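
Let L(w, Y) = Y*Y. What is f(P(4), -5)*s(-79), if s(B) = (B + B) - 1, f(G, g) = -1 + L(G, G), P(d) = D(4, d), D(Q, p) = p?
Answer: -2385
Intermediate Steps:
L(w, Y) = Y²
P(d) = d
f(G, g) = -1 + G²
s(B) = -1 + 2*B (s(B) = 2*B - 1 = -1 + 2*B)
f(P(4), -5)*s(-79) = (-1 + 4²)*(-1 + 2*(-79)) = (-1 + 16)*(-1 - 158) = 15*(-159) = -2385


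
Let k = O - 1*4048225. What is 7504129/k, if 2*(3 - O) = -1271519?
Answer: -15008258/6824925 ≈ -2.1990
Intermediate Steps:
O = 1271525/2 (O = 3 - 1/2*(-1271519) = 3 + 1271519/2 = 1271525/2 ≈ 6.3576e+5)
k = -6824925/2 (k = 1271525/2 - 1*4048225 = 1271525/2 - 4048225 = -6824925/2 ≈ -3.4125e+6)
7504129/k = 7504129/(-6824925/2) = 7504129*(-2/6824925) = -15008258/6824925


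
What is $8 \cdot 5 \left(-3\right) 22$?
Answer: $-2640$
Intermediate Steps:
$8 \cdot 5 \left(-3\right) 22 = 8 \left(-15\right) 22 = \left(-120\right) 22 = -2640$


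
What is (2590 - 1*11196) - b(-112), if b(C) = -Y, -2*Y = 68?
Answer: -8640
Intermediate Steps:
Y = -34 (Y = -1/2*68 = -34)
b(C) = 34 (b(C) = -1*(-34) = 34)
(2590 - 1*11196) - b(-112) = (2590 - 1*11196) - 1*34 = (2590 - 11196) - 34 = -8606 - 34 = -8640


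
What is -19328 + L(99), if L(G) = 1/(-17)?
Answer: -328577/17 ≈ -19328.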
•••
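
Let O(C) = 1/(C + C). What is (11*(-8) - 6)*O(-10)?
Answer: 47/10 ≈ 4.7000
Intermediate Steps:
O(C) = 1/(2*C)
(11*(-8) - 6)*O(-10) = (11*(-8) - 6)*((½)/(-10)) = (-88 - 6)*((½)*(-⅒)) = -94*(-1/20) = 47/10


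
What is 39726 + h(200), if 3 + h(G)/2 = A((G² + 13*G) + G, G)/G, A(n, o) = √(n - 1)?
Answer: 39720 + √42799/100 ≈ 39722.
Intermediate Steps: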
•••
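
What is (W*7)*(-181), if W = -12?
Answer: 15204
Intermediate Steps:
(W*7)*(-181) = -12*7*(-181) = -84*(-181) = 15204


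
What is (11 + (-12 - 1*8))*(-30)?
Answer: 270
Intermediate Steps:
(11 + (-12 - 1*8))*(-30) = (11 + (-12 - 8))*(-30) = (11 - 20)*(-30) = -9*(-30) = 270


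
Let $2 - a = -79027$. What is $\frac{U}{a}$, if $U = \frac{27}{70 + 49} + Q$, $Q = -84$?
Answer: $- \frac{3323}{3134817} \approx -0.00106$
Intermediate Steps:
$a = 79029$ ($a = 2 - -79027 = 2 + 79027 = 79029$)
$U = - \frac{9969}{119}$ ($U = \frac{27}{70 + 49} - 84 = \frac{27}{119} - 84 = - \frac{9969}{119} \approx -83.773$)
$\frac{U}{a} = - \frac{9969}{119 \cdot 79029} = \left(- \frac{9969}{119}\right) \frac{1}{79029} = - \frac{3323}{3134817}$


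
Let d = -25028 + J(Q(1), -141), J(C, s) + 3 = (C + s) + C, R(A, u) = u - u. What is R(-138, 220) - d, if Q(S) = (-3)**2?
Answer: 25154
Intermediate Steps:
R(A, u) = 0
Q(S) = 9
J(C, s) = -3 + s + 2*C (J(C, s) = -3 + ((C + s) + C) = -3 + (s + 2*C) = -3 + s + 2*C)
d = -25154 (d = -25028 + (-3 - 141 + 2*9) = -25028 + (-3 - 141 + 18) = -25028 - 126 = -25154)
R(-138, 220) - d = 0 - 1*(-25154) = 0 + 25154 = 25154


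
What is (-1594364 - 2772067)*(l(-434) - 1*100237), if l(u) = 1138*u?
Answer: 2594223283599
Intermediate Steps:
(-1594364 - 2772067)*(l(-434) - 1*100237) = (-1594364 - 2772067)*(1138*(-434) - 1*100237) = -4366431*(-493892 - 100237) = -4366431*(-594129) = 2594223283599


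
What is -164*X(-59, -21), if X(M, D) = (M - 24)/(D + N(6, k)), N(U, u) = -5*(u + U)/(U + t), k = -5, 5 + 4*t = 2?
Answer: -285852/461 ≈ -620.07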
•••
Reproduce only the lines above spanning from the line containing "What is (2590" through the line containing "Answer: -328577/17 ≈ -19328.", word for word.

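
What is (2590 - 1*11196) - b(-112), if b(C) = -Y, -2*Y = 68?
Answer: -8640
Intermediate Steps:
Y = -34 (Y = -1/2*68 = -34)
b(C) = 34 (b(C) = -1*(-34) = 34)
(2590 - 1*11196) - b(-112) = (2590 - 1*11196) - 1*34 = (2590 - 11196) - 34 = -8606 - 34 = -8640


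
What is -19328 + L(99), if L(G) = 1/(-17)?
Answer: -328577/17 ≈ -19328.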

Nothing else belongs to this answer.